Task prompt | Would you print each of the entries below precisely as given?
..............................
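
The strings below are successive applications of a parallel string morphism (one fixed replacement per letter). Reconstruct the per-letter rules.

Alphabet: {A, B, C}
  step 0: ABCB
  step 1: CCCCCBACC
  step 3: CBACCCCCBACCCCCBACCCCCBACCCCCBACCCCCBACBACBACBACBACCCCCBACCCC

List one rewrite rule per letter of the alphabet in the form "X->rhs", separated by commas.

A->CC, B->CC, C->CBA

  step 0 ⇒ step 1: ABCB ⇒ CC·CC·CBA·CC
    A ↦ CC
    B ↦ CC
    C ↦ CBA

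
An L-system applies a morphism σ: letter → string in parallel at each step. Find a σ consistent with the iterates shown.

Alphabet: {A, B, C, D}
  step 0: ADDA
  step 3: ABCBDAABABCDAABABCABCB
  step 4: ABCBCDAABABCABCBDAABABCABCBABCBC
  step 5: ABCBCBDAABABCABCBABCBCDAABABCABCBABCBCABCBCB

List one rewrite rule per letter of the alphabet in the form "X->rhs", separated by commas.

  step 4 ⇒ step 5: ABCBCDAABABCABCBDAABABCABCBABCBC ⇒ AB·C·B·C·B·DA·AB·AB·C·AB·C·B·AB·C·B·C·DA·AB·AB·C·AB·C·B·AB·C·B·C·AB·C·B·C·B
    A ↦ AB
    B ↦ C
    C ↦ B
    D ↦ DA

A->AB, B->C, C->B, D->DA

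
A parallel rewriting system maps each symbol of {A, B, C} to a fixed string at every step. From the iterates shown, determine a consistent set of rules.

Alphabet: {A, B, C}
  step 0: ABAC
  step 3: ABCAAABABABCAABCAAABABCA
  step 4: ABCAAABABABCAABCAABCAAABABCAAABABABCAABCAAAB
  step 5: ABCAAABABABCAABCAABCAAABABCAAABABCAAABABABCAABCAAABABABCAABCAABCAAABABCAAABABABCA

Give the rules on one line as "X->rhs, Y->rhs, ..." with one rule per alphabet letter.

A->AB, B->CA, C->A

  step 4 ⇒ step 5: ABCAAABABABCAABCAABCAAABABCAAABABABCAABCAAAB ⇒ AB·CA·A·AB·AB·AB·CA·AB·CA·AB·CA·A·AB·AB·CA·A·AB·AB·CA·A·AB·AB·AB·CA·AB·CA·A·AB·AB·AB·CA·AB·CA·AB·CA·A·AB·AB·CA·A·AB·AB·AB·CA
    A ↦ AB
    B ↦ CA
    C ↦ A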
..............................
Answer section |
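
The strings below are successive applications of a parallel string morphism (one fixed replacement per letter). Reconstruct the per-letter rules.

Alphabet: {A, B, C}
  step 0: ABCB
  step 1: CCCCCBACC
  step 3: CBACCCCCBACCCCCBACCCCCBACCCCCBACCCCCBACBACBACBACBACCCCCBACCCC

List one rewrite rule per letter of the alphabet in the form "X->rhs", separated by commas.

A->CC, B->CC, C->CBA

  step 0 ⇒ step 1: ABCB ⇒ CC·CC·CBA·CC
    A ↦ CC
    B ↦ CC
    C ↦ CBA

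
An L-system applies a morphism σ: letter → string in parallel at each step. Find a σ consistent with the iterates shown.

Alphabet: {A, B, C, D}
  step 0: ADDA
  step 3: ABCBDAABABCDAABABCABCB
  step 4: ABCBCDAABABCABCBDAABABCABCBABCBC
  step 5: ABCBCBDAABABCABCBABCBCDAABABCABCBABCBCABCBCB

List one rewrite rule per letter of the alphabet in the form "X->rhs", separated by commas.

  step 4 ⇒ step 5: ABCBCDAABABCABCBDAABABCABCBABCBC ⇒ AB·C·B·C·B·DA·AB·AB·C·AB·C·B·AB·C·B·C·DA·AB·AB·C·AB·C·B·AB·C·B·C·AB·C·B·C·B
    A ↦ AB
    B ↦ C
    C ↦ B
    D ↦ DA

A->AB, B->C, C->B, D->DA

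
A parallel rewriting system maps each symbol of {A, B, C} to a fixed string at every step. From the iterates shown, determine a consistent set of rules.

Alphabet: {A, B, C}
  step 0: ABAC
  step 3: ABCAAABABABCAABCAAABABCA
  step 4: ABCAAABABABCAABCAABCAAABABCAAABABABCAABCAAAB
  step 5: ABCAAABABABCAABCAABCAAABABCAAABABCAAABABABCAABCAAABABABCAABCAABCAAABABCAAABABABCA

Give the rules on one line as "X->rhs, Y->rhs, ..." with one rule per alphabet letter.

A->AB, B->CA, C->A

  step 4 ⇒ step 5: ABCAAABABABCAABCAABCAAABABCAAABABABCAABCAAAB ⇒ AB·CA·A·AB·AB·AB·CA·AB·CA·AB·CA·A·AB·AB·CA·A·AB·AB·CA·A·AB·AB·AB·CA·AB·CA·A·AB·AB·AB·CA·AB·CA·AB·CA·A·AB·AB·CA·A·AB·AB·AB·CA
    A ↦ AB
    B ↦ CA
    C ↦ A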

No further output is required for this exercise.